Collected data entries

########################################

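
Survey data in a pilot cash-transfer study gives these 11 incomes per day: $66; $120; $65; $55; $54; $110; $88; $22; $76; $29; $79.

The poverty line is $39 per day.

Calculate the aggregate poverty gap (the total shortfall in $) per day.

$27

Incomes under z: $22, $29 (q = 2 of N = 11).
Individual gaps: 39−22 = 17; 39−29 = 10.
Aggregate gap = $27.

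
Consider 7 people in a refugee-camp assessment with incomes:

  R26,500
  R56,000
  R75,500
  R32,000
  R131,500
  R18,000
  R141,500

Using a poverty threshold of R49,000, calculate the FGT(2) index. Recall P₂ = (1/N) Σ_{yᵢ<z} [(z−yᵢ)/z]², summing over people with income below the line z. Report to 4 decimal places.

0.1045

Below z: R18,000, R26,500, R32,000 (q = 3 of N = 7).
Shortfall ratios: (49000−18000)/49000 = 0.6327; (49000−26500)/49000 = 0.4592; (49000−32000)/49000 = 0.3469.
Squared: 0.4002; 0.2108; 0.1204.
Sum = 0.731466; P₂ = 0.731466 / 7 = 0.1045.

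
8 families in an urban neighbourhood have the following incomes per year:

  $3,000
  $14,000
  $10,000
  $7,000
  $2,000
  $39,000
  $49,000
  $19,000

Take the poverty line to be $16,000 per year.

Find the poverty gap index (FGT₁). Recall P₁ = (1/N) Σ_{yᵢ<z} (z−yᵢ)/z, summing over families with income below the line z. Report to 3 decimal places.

0.344

Below z: $2,000, $3,000, $7,000, $10,000, $14,000 (q = 5 of N = 8).
Relative gaps: (16000−2000)/16000 = 0.8750; (16000−3000)/16000 = 0.8125; (16000−7000)/16000 = 0.5625; (16000−10000)/16000 = 0.3750; (16000−14000)/16000 = 0.1250.
Sum of shortfalls = 2.750000; P₁ averages over all N: 2.750000 / 8 = 0.344.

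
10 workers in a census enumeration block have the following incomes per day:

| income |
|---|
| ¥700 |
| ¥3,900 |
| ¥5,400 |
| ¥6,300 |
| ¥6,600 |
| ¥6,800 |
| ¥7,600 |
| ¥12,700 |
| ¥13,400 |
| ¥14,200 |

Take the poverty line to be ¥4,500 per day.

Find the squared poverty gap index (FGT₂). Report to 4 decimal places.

Poor units: ¥700, ¥3,900 (q = 2 of N = 10).
Shortfall ratios: (4500−700)/4500 = 0.8444; (4500−3900)/4500 = 0.1333.
Squared: 0.7131; 0.0178.
Sum = 0.730864; P₂ = 0.730864 / 10 = 0.0731.

0.0731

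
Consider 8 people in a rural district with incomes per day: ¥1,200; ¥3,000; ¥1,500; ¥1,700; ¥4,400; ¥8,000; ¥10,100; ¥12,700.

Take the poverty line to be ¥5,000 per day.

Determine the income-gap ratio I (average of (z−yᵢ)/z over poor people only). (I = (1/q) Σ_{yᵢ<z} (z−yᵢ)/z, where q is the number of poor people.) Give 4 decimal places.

Incomes under z: ¥1,200, ¥1,500, ¥1,700, ¥3,000, ¥4,400 (q = 5 of N = 8).
Relative gaps: 0.7600, 0.7000, 0.6600, 0.4000, 0.1200; sum = 2.640000.
I averages over the q = 5 poor units only: 2.640000 / 5 = 0.5280.

0.5280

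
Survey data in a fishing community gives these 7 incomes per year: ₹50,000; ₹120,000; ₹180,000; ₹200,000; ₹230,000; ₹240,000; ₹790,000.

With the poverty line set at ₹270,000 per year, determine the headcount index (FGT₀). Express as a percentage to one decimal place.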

########################################

▶ **Work to be completed**: Print, from the entries above, the line with "The poverty line is $39 per day.", the line with "Take the poverty line to be ¥4,500 per day." and all lines between them, exactly and with nothing else.

▶ **Written reply**:
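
The poverty line is $39 per day.

Calculate the aggregate poverty gap (the total shortfall in $) per day.

$27

Incomes under z: $22, $29 (q = 2 of N = 11).
Individual gaps: 39−22 = 17; 39−29 = 10.
Aggregate gap = $27.

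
Consider 7 people in a refugee-camp assessment with incomes:

  R26,500
  R56,000
  R75,500
  R32,000
  R131,500
  R18,000
  R141,500

Using a poverty threshold of R49,000, calculate the FGT(2) index. Recall P₂ = (1/N) Σ_{yᵢ<z} [(z−yᵢ)/z]², summing over people with income below the line z. Report to 4 decimal places.

0.1045

Below z: R18,000, R26,500, R32,000 (q = 3 of N = 7).
Shortfall ratios: (49000−18000)/49000 = 0.6327; (49000−26500)/49000 = 0.4592; (49000−32000)/49000 = 0.3469.
Squared: 0.4002; 0.2108; 0.1204.
Sum = 0.731466; P₂ = 0.731466 / 7 = 0.1045.

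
8 families in an urban neighbourhood have the following incomes per year:

  $3,000
  $14,000
  $10,000
  $7,000
  $2,000
  $39,000
  $49,000
  $19,000

Take the poverty line to be $16,000 per year.

Find the poverty gap index (FGT₁). Recall P₁ = (1/N) Σ_{yᵢ<z} (z−yᵢ)/z, summing over families with income below the line z. Report to 3 decimal places.

0.344

Below z: $2,000, $3,000, $7,000, $10,000, $14,000 (q = 5 of N = 8).
Relative gaps: (16000−2000)/16000 = 0.8750; (16000−3000)/16000 = 0.8125; (16000−7000)/16000 = 0.5625; (16000−10000)/16000 = 0.3750; (16000−14000)/16000 = 0.1250.
Sum of shortfalls = 2.750000; P₁ averages over all N: 2.750000 / 8 = 0.344.

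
10 workers in a census enumeration block have the following incomes per day:

| income |
|---|
| ¥700 |
| ¥3,900 |
| ¥5,400 |
| ¥6,300 |
| ¥6,600 |
| ¥6,800 |
| ¥7,600 |
| ¥12,700 |
| ¥13,400 |
| ¥14,200 |

Take the poverty line to be ¥4,500 per day.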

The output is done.